* What to do *
Every line in the records below with the string "abundances" is to be copied out.

* Record set *
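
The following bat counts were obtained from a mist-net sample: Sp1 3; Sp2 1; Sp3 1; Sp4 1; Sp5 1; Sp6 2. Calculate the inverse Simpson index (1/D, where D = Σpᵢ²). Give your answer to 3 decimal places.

Total N = 3+1+1+1+1+2 = 9, so the proportions are 0.3333333, 0.1111111, 0.1111111, 0.1111111, 0.1111111, 0.2222222 (working shown to 7 dp, full precision carried).
D = 0.3333333² + 0.1111111² + 0.1111111² + 0.1111111² + 0.1111111² + 0.2222222² = 0.1111111 + 0.0123457 + 0.0123457 + 0.0123457 + 0.0123457 + 0.0493827 = 0.2098765.
So 1/D = 4.76471, i.e. 4.765 to 3 decimal places.

4.765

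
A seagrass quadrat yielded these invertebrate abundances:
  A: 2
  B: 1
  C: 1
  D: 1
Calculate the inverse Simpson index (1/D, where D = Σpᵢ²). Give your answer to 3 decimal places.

Total N = 2+1+1+1 = 5, so the proportions are 0.4, 0.2, 0.2, 0.2 (working shown to 7 dp, full precision carried).
D = 0.4² + 0.2² + 0.2² + 0.2² = 0.1600000 + 0.0400000 + 0.0400000 + 0.0400000 = 0.2800000.
So 1/D = 3.57143, i.e. 3.571 to 3 decimal places.

3.571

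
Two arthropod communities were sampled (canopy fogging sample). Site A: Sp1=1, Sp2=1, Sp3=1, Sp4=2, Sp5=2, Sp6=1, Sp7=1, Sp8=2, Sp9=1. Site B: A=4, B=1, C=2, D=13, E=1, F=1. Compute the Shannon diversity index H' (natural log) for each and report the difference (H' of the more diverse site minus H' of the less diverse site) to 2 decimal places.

Site A: N=12, proportions 0.0833, 0.0833, 0.0833, 0.1667, 0.1667, 0.0833, 0.0833, 0.1667, 0.0833, giving H' = 2.1383 (working shown to 4 dp, full precision carried).
Site B: N=22, proportions 0.1818, 0.0455, 0.0909, 0.5909, 0.0455, 0.0455, giving H' = 1.2603.
Difference = |2.1383 − 1.2603| = 0.8780, i.e. 0.88 to 2 decimal places.

0.88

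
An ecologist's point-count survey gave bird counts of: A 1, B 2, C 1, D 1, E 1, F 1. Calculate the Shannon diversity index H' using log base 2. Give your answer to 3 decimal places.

2.522

Total N = 1+2+1+1+1+1 = 7, so the proportions are 0.14286, 0.28571, 0.14286, 0.14286, 0.14286, 0.14286 (working shown to 5 dp, full precision carried).
Each pᵢ log₂ pᵢ term: 0.14286×(-2.80735)=-0.40105, 0.28571×(-1.80735)=-0.51639, 0.14286×(-2.80735)=-0.40105, 0.14286×(-2.80735)=-0.40105, 0.14286×(-2.80735)=-0.40105, 0.14286×(-2.80735)=-0.40105.
Sum = -2.52164, so H' = 2.522.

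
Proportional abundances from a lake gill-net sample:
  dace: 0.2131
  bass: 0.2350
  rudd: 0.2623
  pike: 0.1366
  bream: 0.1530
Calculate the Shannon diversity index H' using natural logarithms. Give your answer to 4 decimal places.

1.5800

Each pᵢ ln pᵢ term (working shown to 6 dp, full precision carried): 0.2131×(-1.545994)=-0.329451, 0.235×(-1.448170)=-0.340320, 0.2623×(-1.338266)=-0.351027, 0.1366×(-1.990698)=-0.271929, 0.153×(-1.877317)=-0.287230.
Sum = -1.579957, so H' = 1.5800.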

* Result *
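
A seagrass quadrat yielded these invertebrate abundances:
Proportional abundances from a lake gill-net sample: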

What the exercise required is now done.